### Problem requirements
In your reply, write out the records exactly, each line intact.

Saved data entries:

*** Begin section ***

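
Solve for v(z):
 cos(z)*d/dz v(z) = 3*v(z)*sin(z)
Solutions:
 v(z) = C1/cos(z)^3


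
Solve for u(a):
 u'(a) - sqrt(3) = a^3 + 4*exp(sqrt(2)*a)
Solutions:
 u(a) = C1 + a^4/4 + sqrt(3)*a + 2*sqrt(2)*exp(sqrt(2)*a)


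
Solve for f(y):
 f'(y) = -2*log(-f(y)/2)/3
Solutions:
 3*Integral(1/(log(-_y) - log(2)), (_y, f(y)))/2 = C1 - y


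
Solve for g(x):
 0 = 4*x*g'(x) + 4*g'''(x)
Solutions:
 g(x) = C1 + Integral(C2*airyai(-x) + C3*airybi(-x), x)


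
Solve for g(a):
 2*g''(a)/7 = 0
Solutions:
 g(a) = C1 + C2*a


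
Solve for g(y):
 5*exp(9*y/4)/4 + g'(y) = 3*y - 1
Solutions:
 g(y) = C1 + 3*y^2/2 - y - 5*exp(9*y/4)/9


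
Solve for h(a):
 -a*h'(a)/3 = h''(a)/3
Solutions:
 h(a) = C1 + C2*erf(sqrt(2)*a/2)


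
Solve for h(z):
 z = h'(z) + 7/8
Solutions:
 h(z) = C1 + z^2/2 - 7*z/8


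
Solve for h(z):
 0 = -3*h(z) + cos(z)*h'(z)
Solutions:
 h(z) = C1*(sin(z) + 1)^(3/2)/(sin(z) - 1)^(3/2)


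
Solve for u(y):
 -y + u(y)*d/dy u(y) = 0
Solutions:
 u(y) = -sqrt(C1 + y^2)
 u(y) = sqrt(C1 + y^2)


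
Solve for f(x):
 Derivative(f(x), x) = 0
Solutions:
 f(x) = C1


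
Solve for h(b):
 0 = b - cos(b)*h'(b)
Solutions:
 h(b) = C1 + Integral(b/cos(b), b)


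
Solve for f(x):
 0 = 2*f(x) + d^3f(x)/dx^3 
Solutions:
 f(x) = C3*exp(-2^(1/3)*x) + (C1*sin(2^(1/3)*sqrt(3)*x/2) + C2*cos(2^(1/3)*sqrt(3)*x/2))*exp(2^(1/3)*x/2)


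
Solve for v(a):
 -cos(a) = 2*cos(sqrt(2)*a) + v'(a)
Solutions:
 v(a) = C1 - sin(a) - sqrt(2)*sin(sqrt(2)*a)


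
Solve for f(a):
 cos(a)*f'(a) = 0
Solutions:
 f(a) = C1


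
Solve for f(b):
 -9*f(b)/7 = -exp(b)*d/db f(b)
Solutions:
 f(b) = C1*exp(-9*exp(-b)/7)


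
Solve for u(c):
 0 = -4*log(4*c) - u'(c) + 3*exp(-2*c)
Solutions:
 u(c) = C1 - 4*c*log(c) + 4*c*(1 - 2*log(2)) - 3*exp(-2*c)/2


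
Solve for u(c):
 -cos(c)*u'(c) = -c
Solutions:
 u(c) = C1 + Integral(c/cos(c), c)


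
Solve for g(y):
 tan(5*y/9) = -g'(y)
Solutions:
 g(y) = C1 + 9*log(cos(5*y/9))/5


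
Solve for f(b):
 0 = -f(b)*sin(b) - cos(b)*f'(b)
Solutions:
 f(b) = C1*cos(b)


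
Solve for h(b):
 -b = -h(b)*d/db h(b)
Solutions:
 h(b) = -sqrt(C1 + b^2)
 h(b) = sqrt(C1 + b^2)


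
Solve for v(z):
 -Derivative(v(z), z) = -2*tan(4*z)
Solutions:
 v(z) = C1 - log(cos(4*z))/2


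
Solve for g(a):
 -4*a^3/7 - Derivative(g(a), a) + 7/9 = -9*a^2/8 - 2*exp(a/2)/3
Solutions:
 g(a) = C1 - a^4/7 + 3*a^3/8 + 7*a/9 + 4*exp(a/2)/3


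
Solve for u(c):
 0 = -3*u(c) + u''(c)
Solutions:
 u(c) = C1*exp(-sqrt(3)*c) + C2*exp(sqrt(3)*c)


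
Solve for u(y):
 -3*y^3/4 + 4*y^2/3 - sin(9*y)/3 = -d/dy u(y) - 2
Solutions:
 u(y) = C1 + 3*y^4/16 - 4*y^3/9 - 2*y - cos(9*y)/27


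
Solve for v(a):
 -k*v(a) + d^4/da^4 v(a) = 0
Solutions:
 v(a) = C1*exp(-a*k^(1/4)) + C2*exp(a*k^(1/4)) + C3*exp(-I*a*k^(1/4)) + C4*exp(I*a*k^(1/4))


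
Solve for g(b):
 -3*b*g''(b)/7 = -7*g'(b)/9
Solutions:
 g(b) = C1 + C2*b^(76/27)


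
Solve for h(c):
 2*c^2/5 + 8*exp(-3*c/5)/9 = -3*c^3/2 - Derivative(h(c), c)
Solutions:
 h(c) = C1 - 3*c^4/8 - 2*c^3/15 + 40*exp(-3*c/5)/27


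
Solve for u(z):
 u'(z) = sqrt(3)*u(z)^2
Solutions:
 u(z) = -1/(C1 + sqrt(3)*z)


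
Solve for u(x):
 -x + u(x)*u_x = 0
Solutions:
 u(x) = -sqrt(C1 + x^2)
 u(x) = sqrt(C1 + x^2)


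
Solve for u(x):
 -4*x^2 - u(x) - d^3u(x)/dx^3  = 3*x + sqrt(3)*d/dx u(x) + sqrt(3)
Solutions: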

*** End section ***

### Result of this exercise
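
Solve for v(z):
 cos(z)*d/dz v(z) = 3*v(z)*sin(z)
Solutions:
 v(z) = C1/cos(z)^3


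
Solve for u(a):
 u'(a) - sqrt(3) = a^3 + 4*exp(sqrt(2)*a)
Solutions:
 u(a) = C1 + a^4/4 + sqrt(3)*a + 2*sqrt(2)*exp(sqrt(2)*a)


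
Solve for f(y):
 f'(y) = -2*log(-f(y)/2)/3
Solutions:
 3*Integral(1/(log(-_y) - log(2)), (_y, f(y)))/2 = C1 - y


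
Solve for g(x):
 0 = 4*x*g'(x) + 4*g'''(x)
Solutions:
 g(x) = C1 + Integral(C2*airyai(-x) + C3*airybi(-x), x)


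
Solve for g(a):
 2*g''(a)/7 = 0
Solutions:
 g(a) = C1 + C2*a


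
Solve for g(y):
 5*exp(9*y/4)/4 + g'(y) = 3*y - 1
Solutions:
 g(y) = C1 + 3*y^2/2 - y - 5*exp(9*y/4)/9


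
Solve for h(a):
 -a*h'(a)/3 = h''(a)/3
Solutions:
 h(a) = C1 + C2*erf(sqrt(2)*a/2)


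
Solve for h(z):
 z = h'(z) + 7/8
Solutions:
 h(z) = C1 + z^2/2 - 7*z/8


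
Solve for h(z):
 0 = -3*h(z) + cos(z)*h'(z)
Solutions:
 h(z) = C1*(sin(z) + 1)^(3/2)/(sin(z) - 1)^(3/2)


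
Solve for u(y):
 -y + u(y)*d/dy u(y) = 0
Solutions:
 u(y) = -sqrt(C1 + y^2)
 u(y) = sqrt(C1 + y^2)


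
Solve for f(x):
 Derivative(f(x), x) = 0
Solutions:
 f(x) = C1


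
Solve for h(b):
 0 = b - cos(b)*h'(b)
Solutions:
 h(b) = C1 + Integral(b/cos(b), b)


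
Solve for f(x):
 0 = 2*f(x) + d^3f(x)/dx^3 
Solutions:
 f(x) = C3*exp(-2^(1/3)*x) + (C1*sin(2^(1/3)*sqrt(3)*x/2) + C2*cos(2^(1/3)*sqrt(3)*x/2))*exp(2^(1/3)*x/2)


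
Solve for v(a):
 -cos(a) = 2*cos(sqrt(2)*a) + v'(a)
Solutions:
 v(a) = C1 - sin(a) - sqrt(2)*sin(sqrt(2)*a)


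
Solve for f(a):
 cos(a)*f'(a) = 0
Solutions:
 f(a) = C1


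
Solve for f(b):
 -9*f(b)/7 = -exp(b)*d/db f(b)
Solutions:
 f(b) = C1*exp(-9*exp(-b)/7)


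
Solve for u(c):
 0 = -4*log(4*c) - u'(c) + 3*exp(-2*c)
Solutions:
 u(c) = C1 - 4*c*log(c) + 4*c*(1 - 2*log(2)) - 3*exp(-2*c)/2


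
Solve for u(c):
 -cos(c)*u'(c) = -c
Solutions:
 u(c) = C1 + Integral(c/cos(c), c)


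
Solve for g(y):
 tan(5*y/9) = -g'(y)
Solutions:
 g(y) = C1 + 9*log(cos(5*y/9))/5


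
Solve for f(b):
 0 = -f(b)*sin(b) - cos(b)*f'(b)
Solutions:
 f(b) = C1*cos(b)


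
Solve for h(b):
 -b = -h(b)*d/db h(b)
Solutions:
 h(b) = -sqrt(C1 + b^2)
 h(b) = sqrt(C1 + b^2)


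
Solve for v(z):
 -Derivative(v(z), z) = -2*tan(4*z)
Solutions:
 v(z) = C1 - log(cos(4*z))/2


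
Solve for g(a):
 -4*a^3/7 - Derivative(g(a), a) + 7/9 = -9*a^2/8 - 2*exp(a/2)/3
Solutions:
 g(a) = C1 - a^4/7 + 3*a^3/8 + 7*a/9 + 4*exp(a/2)/3


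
Solve for u(c):
 0 = -3*u(c) + u''(c)
Solutions:
 u(c) = C1*exp(-sqrt(3)*c) + C2*exp(sqrt(3)*c)


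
Solve for u(y):
 -3*y^3/4 + 4*y^2/3 - sin(9*y)/3 = -d/dy u(y) - 2
Solutions:
 u(y) = C1 + 3*y^4/16 - 4*y^3/9 - 2*y - cos(9*y)/27


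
Solve for v(a):
 -k*v(a) + d^4/da^4 v(a) = 0
Solutions:
 v(a) = C1*exp(-a*k^(1/4)) + C2*exp(a*k^(1/4)) + C3*exp(-I*a*k^(1/4)) + C4*exp(I*a*k^(1/4))


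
Solve for g(b):
 -3*b*g''(b)/7 = -7*g'(b)/9
Solutions:
 g(b) = C1 + C2*b^(76/27)


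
Solve for h(c):
 2*c^2/5 + 8*exp(-3*c/5)/9 = -3*c^3/2 - Derivative(h(c), c)
Solutions:
 h(c) = C1 - 3*c^4/8 - 2*c^3/15 + 40*exp(-3*c/5)/27


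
Solve for u(z):
 u'(z) = sqrt(3)*u(z)^2
Solutions:
 u(z) = -1/(C1 + sqrt(3)*z)


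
Solve for u(x):
 -x + u(x)*u_x = 0
Solutions:
 u(x) = -sqrt(C1 + x^2)
 u(x) = sqrt(C1 + x^2)


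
Solve for u(x):
 -4*x^2 - u(x) - d^3u(x)/dx^3  = 3*x + sqrt(3)*d/dx u(x) + sqrt(3)
Solutions: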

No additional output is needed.